- [WHAT IS NEEDED]: Print only the closing part of the entries. It starts at the line containing "Is 824 a quadratic" and includes the final line, exactly as written.

- [MATERIAL FOR THIS TASK]:
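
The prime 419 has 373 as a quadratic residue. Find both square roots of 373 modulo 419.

126, 293

Since 419 ≡ 3 (mod 4), a square root of 373 is 373^((419+1)/4) = 373^105 mod 419.
Repeated squaring: 373^2≡21, 373^4≡22, 373^8≡65, 373^16≡35, 373^32≡387, 373^64≡186 (mod 419).
373^105 = 373^(64+32+8+1) ≡ 293 (mod 419).
Check: 293² = 85849 ≡ 373 (mod 419). The two roots are 126 and 293.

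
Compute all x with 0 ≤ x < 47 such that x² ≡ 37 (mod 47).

15, 32

Since 47 ≡ 3 (mod 4), a square root of 37 is 37^((47+1)/4) = 37^12 mod 47.
Repeated squaring: 37^2≡6, 37^4≡36, 37^8≡27 (mod 47).
37^12 = 37^(8+4) ≡ 32 (mod 47).
Check: 32² = 1024 ≡ 37 (mod 47). The two roots are 15 and 32.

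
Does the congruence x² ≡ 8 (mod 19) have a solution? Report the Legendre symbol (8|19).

Euler's criterion: (8/19) ≡ 8^9 (mod 19).
8^2 ≡ 7 (mod 19)
8^4 ≡ 11 (mod 19)
8^8 ≡ 7 (mod 19)
8^9 = 8^(8+1) ≡ 18 (mod 19).
Result is 18 ≡ −1, so (8/19) = −1.

-1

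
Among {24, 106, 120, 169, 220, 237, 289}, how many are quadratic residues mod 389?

(24/389) = +1 → QR.
(106/389) = +1 → QR.
(120/389) = +1 → QR.
(169/389) = +1 → QR.
(220/389) = +1 → QR.
(237/389) = -1 → non-residue.
(289/389) = +1 → QR.
Total quadratic residues among the 7: 6.

6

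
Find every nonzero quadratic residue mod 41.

Square k = 1,…,20 (k and 41−k give the same square):
1²=1, 2²=4, 3²=9, 4²=16, 5²=25, 6²=36, 7²≡8, 8²≡23, 9²≡40, 10²≡18, 11²≡39, 12²≡21, 13²≡5, 14²≡32, 15²≡20, 16²≡10, 17²≡2, 18²≡37, 19²≡33, 20²≡31 (mod 41).
So the quadratic residues mod 41 are {1, 2, 4, 5, 8, 9, 10, 16, 18, 20, 21, 23, 25, 31, 32, 33, 36, 37, 39, 40}.

1 2 4 5 8 9 10 16 18 20 21 23 25 31 32 33 36 37 39 40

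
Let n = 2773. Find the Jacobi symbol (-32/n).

First reduce: -32 ≡ 2741 (mod 2773).
Reciprocity: 2741 ≡ 1 and 2773 ≡ 1 (mod 4), so (2741/2773) = +(2773/2741).
Reduce top mod 2741: now compute (32/2741).
Pull out 2^5: since 2741 ≡ 5 (mod 8), (2/2741) = -1, so (2/2741)^5 = -1.
Reached (1/2741) = 1. Collecting the sign flips along the way, the symbol is -1.

-1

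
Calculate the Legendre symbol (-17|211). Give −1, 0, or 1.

Euler's criterion: (-17/211) ≡ 194^105 (mod 211).
194^2 ≡ 78 (mod 211)
194^4 ≡ 176 (mod 211)
194^8 ≡ 170 (mod 211)
194^16 ≡ 204 (mod 211)
194^32 ≡ 49 (mod 211)
194^64 ≡ 80 (mod 211)
194^105 = 194^(64+32+8+1) ≡ 1 (mod 211).
Result is 1, so (-17/211) = 1.

1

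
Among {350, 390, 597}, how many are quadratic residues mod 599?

1

(350/599) = -1 → non-residue.
(390/599) = +1 → QR.
(597/599) = -1 → non-residue.
Total quadratic residues among the 3: 1.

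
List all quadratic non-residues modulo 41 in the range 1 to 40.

Square k = 1,…,20 (k and 41−k give the same square):
1²=1, 2²=4, 3²=9, 4²=16, 5²=25, 6²=36, 7²≡8, 8²≡23, 9²≡40, 10²≡18, 11²≡39, 12²≡21, 13²≡5, 14²≡32, 15²≡20, 16²≡10, 17²≡2, 18²≡37, 19²≡33, 20²≡31 (mod 41).
The residues are {1, 2, 4, 5, 8, 9, 10, 16, 18, 20, 21, 23, 25, 31, 32, 33, 36, 37, 39, 40}; the non-residues are the remaining 20 nonzero classes.

3,6,7,11,12,13,14,15,17,19,22,24,26,27,28,29,30,34,35,38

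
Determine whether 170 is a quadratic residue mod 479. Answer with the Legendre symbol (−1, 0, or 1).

-1

Euler's criterion: (170/479) ≡ 170^239 (mod 479).
170^2 ≡ 160 (mod 479)
170^4 ≡ 213 (mod 479)
170^8 ≡ 343 (mod 479)
170^16 ≡ 294 (mod 479)
170^32 ≡ 216 (mod 479)
170^64 ≡ 193 (mod 479)
170^128 ≡ 366 (mod 479)
170^239 = 170^(128+64+32+8+4+2+1) ≡ 478 (mod 479).
Result is 478 ≡ −1, so (170/479) = −1.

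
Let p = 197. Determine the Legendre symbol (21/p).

-1

Reciprocity: 21 ≡ 1 and 197 ≡ 1 (mod 4), so (21/197) = +(197/21).
Reduce top mod 21: now compute (8/21).
Pull out 2^3: since 21 ≡ 5 (mod 8), (2/21) = -1, so (2/21)^3 = -1.
Reached (1/21) = 1. Collecting the sign flips along the way, the symbol is -1.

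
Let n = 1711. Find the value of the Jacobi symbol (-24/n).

1

First reduce: -24 ≡ 1687 (mod 1711).
Reciprocity: 1687 ≡ 3 and 1711 ≡ 3 (mod 4), so (1687/1711) = −(1711/1687).
Reduce top mod 1687: now compute (24/1687).
Pull out 2^3: since 1687 ≡ 7 (mod 8), (2/1687) = +1, so (2/1687)^3 = +1.
Reciprocity: 3 ≡ 3 and 1687 ≡ 3 (mod 4), so (3/1687) = −(1687/3).
Reduce top mod 3: now compute (1/3).
Reached (1/3) = 1. Collecting the sign flips along the way, the symbol is +1.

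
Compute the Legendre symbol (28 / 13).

First reduce: 28 ≡ 2 (mod 13).
Pull out 2: since 13 ≡ 5 (mod 8), (2/13) = -1.
Reached (1/13) = 1. Collecting the sign flips along the way, the symbol is -1.

-1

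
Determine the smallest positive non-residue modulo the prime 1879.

(2/1879) = +1, so 2 is a residue.
(3/1879) = −1, so 3 is the smallest positive non-residue mod 1879.

3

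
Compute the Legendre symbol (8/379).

-1

Pull out 2^3: since 379 ≡ 3 (mod 8), (2/379) = -1, so (2/379)^3 = -1.
Reached (1/379) = 1. Collecting the sign flips along the way, the symbol is -1.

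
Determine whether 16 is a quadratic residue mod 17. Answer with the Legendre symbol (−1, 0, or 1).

1

Pull out 2^4: since 17 ≡ 1 (mod 8), (2/17) = +1, so (2/17)^4 = +1.
Reached (1/17) = 1. Collecting the sign flips along the way, the symbol is +1.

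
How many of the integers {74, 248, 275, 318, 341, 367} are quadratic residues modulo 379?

(74/379) = -1 → non-residue.
(248/379) = +1 → QR.
(275/379) = -1 → non-residue.
(318/379) = -1 → non-residue.
(341/379) = +1 → QR.
(367/379) = +1 → QR.
Total quadratic residues among the 6: 3.

3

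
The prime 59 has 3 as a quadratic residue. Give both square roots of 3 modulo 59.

Since 59 ≡ 3 (mod 4), a square root of 3 is 3^((59+1)/4) = 3^15 mod 59.
Repeated squaring: 3^2≡9, 3^4≡22, 3^8≡12 (mod 59).
3^15 = 3^(8+4+2+1) ≡ 48 (mod 59).
Check: 48² = 2304 ≡ 3 (mod 59). The two roots are 11 and 48.

11, 48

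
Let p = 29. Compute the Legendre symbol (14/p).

Pull out 2: since 29 ≡ 5 (mod 8), (2/29) = -1.
Reciprocity: 7 ≡ 3 and 29 ≡ 1 (mod 4), so (7/29) = +(29/7).
Reduce top mod 7: now compute (1/7).
Reached (1/7) = 1. Collecting the sign flips along the way, the symbol is -1.

-1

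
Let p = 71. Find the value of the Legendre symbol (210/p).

First reduce: 210 ≡ 68 (mod 71).
Pull out 2^2: since 71 ≡ 7 (mod 8), (2/71) = +1, so (2/71)^2 = +1.
Reciprocity: 17 ≡ 1 and 71 ≡ 3 (mod 4), so (17/71) = +(71/17).
Reduce top mod 17: now compute (3/17).
Reciprocity: 3 ≡ 3 and 17 ≡ 1 (mod 4), so (3/17) = +(17/3).
Reduce top mod 3: now compute (2/3).
Pull out 2: since 3 ≡ 3 (mod 8), (2/3) = -1.
Reached (1/3) = 1. Collecting the sign flips along the way, the symbol is -1.

-1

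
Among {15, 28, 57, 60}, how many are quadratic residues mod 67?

2

(15/67) = +1 → QR.
(28/67) = -1 → non-residue.
(57/67) = -1 → non-residue.
(60/67) = +1 → QR.
Total quadratic residues among the 4: 2.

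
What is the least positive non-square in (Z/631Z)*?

(2/631) = +1, so 2 is a residue.
(3/631) = −1, so 3 is the smallest positive non-residue mod 631.

3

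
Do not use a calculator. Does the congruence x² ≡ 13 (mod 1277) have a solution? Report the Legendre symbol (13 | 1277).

1

Reciprocity: 13 ≡ 1 and 1277 ≡ 1 (mod 4), so (13/1277) = +(1277/13).
Reduce top mod 13: now compute (3/13).
Reciprocity: 3 ≡ 3 and 13 ≡ 1 (mod 4), so (3/13) = +(13/3).
Reduce top mod 3: now compute (1/3).
Reached (1/3) = 1. Collecting the sign flips along the way, the symbol is +1.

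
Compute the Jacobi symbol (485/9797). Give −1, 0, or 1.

0

Reciprocity: 485 ≡ 1 and 9797 ≡ 1 (mod 4), so (485/9797) = +(9797/485).
Reduce top mod 485: now compute (97/485).
Reciprocity: 97 ≡ 1 and 485 ≡ 1 (mod 4), so (97/485) = +(485/97).
Reduce top mod 97: now compute (0/97).
Top reduces to 0: gcd > 1, so the symbol is 0.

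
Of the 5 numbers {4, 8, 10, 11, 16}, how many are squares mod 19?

(4/19) = +1 → QR.
(8/19) = -1 → non-residue.
(10/19) = -1 → non-residue.
(11/19) = +1 → QR.
(16/19) = +1 → QR.
Total quadratic residues among the 5: 3.

3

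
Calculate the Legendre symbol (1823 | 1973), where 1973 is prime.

Reciprocity: 1823 ≡ 3 and 1973 ≡ 1 (mod 4), so (1823/1973) = +(1973/1823).
Reduce top mod 1823: now compute (150/1823).
Pull out 2: since 1823 ≡ 7 (mod 8), (2/1823) = +1.
Reciprocity: 75 ≡ 3 and 1823 ≡ 3 (mod 4), so (75/1823) = −(1823/75).
Reduce top mod 75: now compute (23/75).
Reciprocity: 23 ≡ 3 and 75 ≡ 3 (mod 4), so (23/75) = −(75/23).
Reduce top mod 23: now compute (6/23).
Pull out 2: since 23 ≡ 7 (mod 8), (2/23) = +1.
Reciprocity: 3 ≡ 3 and 23 ≡ 3 (mod 4), so (3/23) = −(23/3).
Reduce top mod 3: now compute (2/3).
Pull out 2: since 3 ≡ 3 (mod 8), (2/3) = -1.
Reached (1/3) = 1. Collecting the sign flips along the way, the symbol is +1.

1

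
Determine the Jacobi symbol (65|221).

Reciprocity: 65 ≡ 1 and 221 ≡ 1 (mod 4), so (65/221) = +(221/65).
Reduce top mod 65: now compute (26/65).
Pull out 2: since 65 ≡ 1 (mod 8), (2/65) = +1.
Reciprocity: 13 ≡ 1 and 65 ≡ 1 (mod 4), so (13/65) = +(65/13).
Reduce top mod 13: now compute (0/13).
Top reduces to 0: gcd > 1, so the symbol is 0.

0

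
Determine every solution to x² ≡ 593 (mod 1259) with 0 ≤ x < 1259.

Since 1259 ≡ 3 (mod 4), a square root of 593 is 593^((1259+1)/4) = 593^315 mod 1259.
Repeated squaring: 593^2≡388, 593^4≡723, 593^8≡244, 593^16≡363, 593^32≡833, 593^64≡180, 593^128≡925, 593^256≡764 (mod 1259).
593^315 = 593^(256+32+16+8+2+1) ≡ 718 (mod 1259).
Check: 718² = 515524 ≡ 593 (mod 1259). The two roots are 541 and 718.

541, 718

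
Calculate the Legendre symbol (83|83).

First reduce: 83 ≡ 0 (mod 83).
Top reduces to 0: gcd > 1, so the symbol is 0.

0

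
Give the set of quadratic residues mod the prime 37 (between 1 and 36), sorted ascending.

1, 3, 4, 7, 9, 10, 11, 12, 16, 21, 25, 26, 27, 28, 30, 33, 34, 36

Square k = 1,…,18 (k and 37−k give the same square):
1²=1, 2²=4, 3²=9, 4²=16, 5²=25, 6²=36, 7²≡12, 8²≡27, 9²≡7, 10²≡26, 11²≡10, 12²≡33, 13²≡21, 14²≡11, 15²≡3, 16²≡34, 17²≡30, 18²≡28 (mod 37).
So the quadratic residues mod 37 are {1, 3, 4, 7, 9, 10, 11, 12, 16, 21, 25, 26, 27, 28, 30, 33, 34, 36}.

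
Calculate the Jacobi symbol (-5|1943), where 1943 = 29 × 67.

1

First reduce: -5 ≡ 1938 (mod 1943).
Pull out 2: since 1943 ≡ 7 (mod 8), (2/1943) = +1.
Reciprocity: 969 ≡ 1 and 1943 ≡ 3 (mod 4), so (969/1943) = +(1943/969).
Reduce top mod 969: now compute (5/969).
Reciprocity: 5 ≡ 1 and 969 ≡ 1 (mod 4), so (5/969) = +(969/5).
Reduce top mod 5: now compute (4/5).
Pull out 2^2: since 5 ≡ 5 (mod 8), (2/5) = -1, so (2/5)^2 = +1.
Reached (1/5) = 1. Collecting the sign flips along the way, the symbol is +1.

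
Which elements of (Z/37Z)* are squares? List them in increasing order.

Square k = 1,…,18 (k and 37−k give the same square):
1²=1, 2²=4, 3²=9, 4²=16, 5²=25, 6²=36, 7²≡12, 8²≡27, 9²≡7, 10²≡26, 11²≡10, 12²≡33, 13²≡21, 14²≡11, 15²≡3, 16²≡34, 17²≡30, 18²≡28 (mod 37).
So the quadratic residues mod 37 are {1, 3, 4, 7, 9, 10, 11, 12, 16, 21, 25, 26, 27, 28, 30, 33, 34, 36}.

1,3,4,7,9,10,11,12,16,21,25,26,27,28,30,33,34,36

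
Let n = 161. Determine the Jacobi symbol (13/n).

-1

Reciprocity: 13 ≡ 1 and 161 ≡ 1 (mod 4), so (13/161) = +(161/13).
Reduce top mod 13: now compute (5/13).
Reciprocity: 5 ≡ 1 and 13 ≡ 1 (mod 4), so (5/13) = +(13/5).
Reduce top mod 5: now compute (3/5).
Reciprocity: 3 ≡ 3 and 5 ≡ 1 (mod 4), so (3/5) = +(5/3).
Reduce top mod 3: now compute (2/3).
Pull out 2: since 3 ≡ 3 (mod 8), (2/3) = -1.
Reached (1/3) = 1. Collecting the sign flips along the way, the symbol is -1.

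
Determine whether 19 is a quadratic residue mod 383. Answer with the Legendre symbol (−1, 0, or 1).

1

Reciprocity: 19 ≡ 3 and 383 ≡ 3 (mod 4), so (19/383) = −(383/19).
Reduce top mod 19: now compute (3/19).
Reciprocity: 3 ≡ 3 and 19 ≡ 3 (mod 4), so (3/19) = −(19/3).
Reduce top mod 3: now compute (1/3).
Reached (1/3) = 1. Collecting the sign flips along the way, the symbol is +1.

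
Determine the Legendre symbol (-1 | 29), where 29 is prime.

1

First reduce: -1 ≡ 28 (mod 29).
Pull out 2^2: since 29 ≡ 5 (mod 8), (2/29) = -1, so (2/29)^2 = +1.
Reciprocity: 7 ≡ 3 and 29 ≡ 1 (mod 4), so (7/29) = +(29/7).
Reduce top mod 7: now compute (1/7).
Reached (1/7) = 1. Collecting the sign flips along the way, the symbol is +1.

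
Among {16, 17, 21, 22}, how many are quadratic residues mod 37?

2

(16/37) = +1 → QR.
(17/37) = -1 → non-residue.
(21/37) = +1 → QR.
(22/37) = -1 → non-residue.
Total quadratic residues among the 4: 2.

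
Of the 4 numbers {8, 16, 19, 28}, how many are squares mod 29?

2

(8/29) = -1 → non-residue.
(16/29) = +1 → QR.
(19/29) = -1 → non-residue.
(28/29) = +1 → QR.
Total quadratic residues among the 4: 2.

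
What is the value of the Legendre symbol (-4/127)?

-1

First reduce: -4 ≡ 123 (mod 127).
Reciprocity: 123 ≡ 3 and 127 ≡ 3 (mod 4), so (123/127) = −(127/123).
Reduce top mod 123: now compute (4/123).
Pull out 2^2: since 123 ≡ 3 (mod 8), (2/123) = -1, so (2/123)^2 = +1.
Reached (1/123) = 1. Collecting the sign flips along the way, the symbol is -1.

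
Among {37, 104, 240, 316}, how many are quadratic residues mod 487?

(37/487) = -1 → non-residue.
(104/487) = -1 → non-residue.
(240/487) = +1 → QR.
(316/487) = -1 → non-residue.
Total quadratic residues among the 4: 1.

1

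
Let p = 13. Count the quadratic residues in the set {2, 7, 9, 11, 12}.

(2/13) = -1 → non-residue.
(7/13) = -1 → non-residue.
(9/13) = +1 → QR.
(11/13) = -1 → non-residue.
(12/13) = +1 → QR.
Total quadratic residues among the 5: 2.

2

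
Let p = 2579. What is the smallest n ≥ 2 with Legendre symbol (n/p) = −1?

2

(2/2579) = −1, so 2 is the smallest positive non-residue mod 2579.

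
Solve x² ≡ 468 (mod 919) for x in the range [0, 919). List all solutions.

Since 919 ≡ 3 (mod 4), a square root of 468 is 468^((919+1)/4) = 468^230 mod 919.
Repeated squaring: 468^2≡302, 468^4≡223, 468^8≡103, 468^16≡500, 468^32≡32, 468^64≡105, 468^128≡916 (mod 919).
468^230 = 468^(128+64+32+4+2) ≡ 159 (mod 919).
Check: 159² = 25281 ≡ 468 (mod 919). The two roots are 159 and 760.

159, 760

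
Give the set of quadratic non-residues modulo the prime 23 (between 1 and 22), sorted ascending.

Square k = 1,…,11 (k and 23−k give the same square):
1²=1, 2²=4, 3²=9, 4²=16, 5²≡2, 6²≡13, 7²≡3, 8²≡18, 9²≡12, 10²≡8, 11²≡6 (mod 23).
The residues are {1, 2, 3, 4, 6, 8, 9, 12, 13, 16, 18}; the non-residues are the remaining 11 nonzero classes.

5, 7, 10, 11, 14, 15, 17, 19, 20, 21, 22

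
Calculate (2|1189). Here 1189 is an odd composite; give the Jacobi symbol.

Pull out 2: since 1189 ≡ 5 (mod 8), (2/1189) = -1.
Reached (1/1189) = 1. Collecting the sign flips along the way, the symbol is -1.

-1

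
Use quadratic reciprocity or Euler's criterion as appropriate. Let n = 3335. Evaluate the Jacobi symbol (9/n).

Reciprocity: 9 ≡ 1 and 3335 ≡ 3 (mod 4), so (9/3335) = +(3335/9).
Reduce top mod 9: now compute (5/9).
Reciprocity: 5 ≡ 1 and 9 ≡ 1 (mod 4), so (5/9) = +(9/5).
Reduce top mod 5: now compute (4/5).
Pull out 2^2: since 5 ≡ 5 (mod 8), (2/5) = -1, so (2/5)^2 = +1.
Reached (1/5) = 1. Collecting the sign flips along the way, the symbol is +1.

1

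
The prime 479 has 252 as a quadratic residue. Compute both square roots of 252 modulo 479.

Since 479 ≡ 3 (mod 4), a square root of 252 is 252^((479+1)/4) = 252^120 mod 479.
Repeated squaring: 252^2≡276, 252^4≡15, 252^8≡225, 252^16≡330, 252^32≡167, 252^64≡107 (mod 479).
252^120 = 252^(64+32+16+8) ≡ 251 (mod 479).
Check: 251² = 63001 ≡ 252 (mod 479). The two roots are 228 and 251.

228, 251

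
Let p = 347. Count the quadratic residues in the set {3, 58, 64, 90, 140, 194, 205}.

(3/347) = +1 → QR.
(58/347) = -1 → non-residue.
(64/347) = +1 → QR.
(90/347) = +1 → QR.
(140/347) = +1 → QR.
(194/347) = +1 → QR.
(205/347) = +1 → QR.
Total quadratic residues among the 7: 6.

6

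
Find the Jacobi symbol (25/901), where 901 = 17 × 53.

Reciprocity: 25 ≡ 1 and 901 ≡ 1 (mod 4), so (25/901) = +(901/25).
Reduce top mod 25: now compute (1/25).
Reached (1/25) = 1. Collecting the sign flips along the way, the symbol is +1.

1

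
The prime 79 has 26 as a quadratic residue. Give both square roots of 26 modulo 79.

Since 79 ≡ 3 (mod 4), a square root of 26 is 26^((79+1)/4) = 26^20 mod 79.
Repeated squaring: 26^2≡44, 26^4≡40, 26^8≡20, 26^16≡5 (mod 79).
26^20 = 26^(16+4) ≡ 42 (mod 79).
Check: 42² = 1764 ≡ 26 (mod 79). The two roots are 37 and 42.

37, 42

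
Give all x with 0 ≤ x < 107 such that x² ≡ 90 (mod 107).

Since 107 ≡ 3 (mod 4), a square root of 90 is 90^((107+1)/4) = 90^27 mod 107.
Repeated squaring: 90^2≡75, 90^4≡61, 90^8≡83, 90^16≡41 (mod 107).
90^27 = 90^(16+8+2+1) ≡ 25 (mod 107).
Check: 25² = 625 ≡ 90 (mod 107). The two roots are 25 and 82.

25, 82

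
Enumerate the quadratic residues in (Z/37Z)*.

Square k = 1,…,18 (k and 37−k give the same square):
1²=1, 2²=4, 3²=9, 4²=16, 5²=25, 6²=36, 7²≡12, 8²≡27, 9²≡7, 10²≡26, 11²≡10, 12²≡33, 13²≡21, 14²≡11, 15²≡3, 16²≡34, 17²≡30, 18²≡28 (mod 37).
So the quadratic residues mod 37 are {1, 3, 4, 7, 9, 10, 11, 12, 16, 21, 25, 26, 27, 28, 30, 33, 34, 36}.

1, 3, 4, 7, 9, 10, 11, 12, 16, 21, 25, 26, 27, 28, 30, 33, 34, 36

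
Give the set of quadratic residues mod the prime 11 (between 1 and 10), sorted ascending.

Square k = 1,…,5 (k and 11−k give the same square):
1²=1, 2²=4, 3²=9, 4²≡5, 5²≡3 (mod 11).
So the quadratic residues mod 11 are {1, 3, 4, 5, 9}.

1,3,4,5,9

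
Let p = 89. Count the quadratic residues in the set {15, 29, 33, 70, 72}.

1

(15/89) = -1 → non-residue.
(29/89) = -1 → non-residue.
(33/89) = -1 → non-residue.
(70/89) = -1 → non-residue.
(72/89) = +1 → QR.
Total quadratic residues among the 5: 1.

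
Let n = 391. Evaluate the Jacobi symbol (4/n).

1

Pull out 2^2: since 391 ≡ 7 (mod 8), (2/391) = +1, so (2/391)^2 = +1.
Reached (1/391) = 1. Collecting the sign flips along the way, the symbol is +1.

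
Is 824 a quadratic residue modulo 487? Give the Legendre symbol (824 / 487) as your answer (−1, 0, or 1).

First reduce: 824 ≡ 337 (mod 487).
Reciprocity: 337 ≡ 1 and 487 ≡ 3 (mod 4), so (337/487) = +(487/337).
Reduce top mod 337: now compute (150/337).
Pull out 2: since 337 ≡ 1 (mod 8), (2/337) = +1.
Reciprocity: 75 ≡ 3 and 337 ≡ 1 (mod 4), so (75/337) = +(337/75).
Reduce top mod 75: now compute (37/75).
Reciprocity: 37 ≡ 1 and 75 ≡ 3 (mod 4), so (37/75) = +(75/37).
Reduce top mod 37: now compute (1/37).
Reached (1/37) = 1. Collecting the sign flips along the way, the symbol is +1.

1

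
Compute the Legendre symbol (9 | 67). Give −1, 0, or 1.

1

Euler's criterion: (9/67) ≡ 9^33 (mod 67).
9^2 ≡ 14 (mod 67)
9^4 ≡ 62 (mod 67)
9^8 ≡ 25 (mod 67)
9^16 ≡ 22 (mod 67)
9^32 ≡ 15 (mod 67)
9^33 = 9^(32+1) ≡ 1 (mod 67).
Result is 1, so (9/67) = 1.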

- [REPLY TO THE EXERCISE]:
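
Is 824 a quadratic residue modulo 487? Give the Legendre symbol (824 / 487) as your answer (−1, 0, or 1).

First reduce: 824 ≡ 337 (mod 487).
Reciprocity: 337 ≡ 1 and 487 ≡ 3 (mod 4), so (337/487) = +(487/337).
Reduce top mod 337: now compute (150/337).
Pull out 2: since 337 ≡ 1 (mod 8), (2/337) = +1.
Reciprocity: 75 ≡ 3 and 337 ≡ 1 (mod 4), so (75/337) = +(337/75).
Reduce top mod 75: now compute (37/75).
Reciprocity: 37 ≡ 1 and 75 ≡ 3 (mod 4), so (37/75) = +(75/37).
Reduce top mod 37: now compute (1/37).
Reached (1/37) = 1. Collecting the sign flips along the way, the symbol is +1.

1

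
Compute the Legendre symbol (9 | 67). Give −1, 0, or 1.

1

Euler's criterion: (9/67) ≡ 9^33 (mod 67).
9^2 ≡ 14 (mod 67)
9^4 ≡ 62 (mod 67)
9^8 ≡ 25 (mod 67)
9^16 ≡ 22 (mod 67)
9^32 ≡ 15 (mod 67)
9^33 = 9^(32+1) ≡ 1 (mod 67).
Result is 1, so (9/67) = 1.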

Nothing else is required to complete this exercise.